Start of Records shown
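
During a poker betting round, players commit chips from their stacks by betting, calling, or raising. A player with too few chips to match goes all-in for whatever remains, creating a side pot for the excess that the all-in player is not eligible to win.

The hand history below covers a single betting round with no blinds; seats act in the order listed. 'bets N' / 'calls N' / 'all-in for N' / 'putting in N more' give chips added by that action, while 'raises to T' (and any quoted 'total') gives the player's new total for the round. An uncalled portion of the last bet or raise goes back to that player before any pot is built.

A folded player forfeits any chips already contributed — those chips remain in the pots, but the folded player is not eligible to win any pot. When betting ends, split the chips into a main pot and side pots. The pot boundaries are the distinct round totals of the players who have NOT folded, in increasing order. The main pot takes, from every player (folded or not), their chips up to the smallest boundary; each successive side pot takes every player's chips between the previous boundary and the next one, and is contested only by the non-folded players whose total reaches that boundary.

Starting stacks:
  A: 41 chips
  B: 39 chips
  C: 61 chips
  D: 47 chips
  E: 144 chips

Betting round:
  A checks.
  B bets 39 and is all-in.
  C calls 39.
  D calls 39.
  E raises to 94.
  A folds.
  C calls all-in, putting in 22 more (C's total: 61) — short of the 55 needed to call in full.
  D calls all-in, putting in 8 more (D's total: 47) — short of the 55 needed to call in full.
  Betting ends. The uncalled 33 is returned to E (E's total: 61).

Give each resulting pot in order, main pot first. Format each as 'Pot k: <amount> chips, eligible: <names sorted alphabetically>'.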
End of Records shown
> What the task requires:
Would you copy each line of the records that contains "goes"?

> Written answer:
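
During a poker betting round, players commit chips from their stacks by betting, calling, or raising. A player with too few chips to match goes all-in for whatever remains, creating a side pot for the excess that the all-in player is not eligible to win.
The hand history below covers a single betting round with no blinds; seats act in the order listed. 'bets N' / 'calls N' / 'all-in for N' / 'putting in N more' give chips added by that action, while 'raises to T' (and any quoted 'total') gives the player's new total for the round. An uncalled portion of the last bet or raise goes back to that player before any pot is built.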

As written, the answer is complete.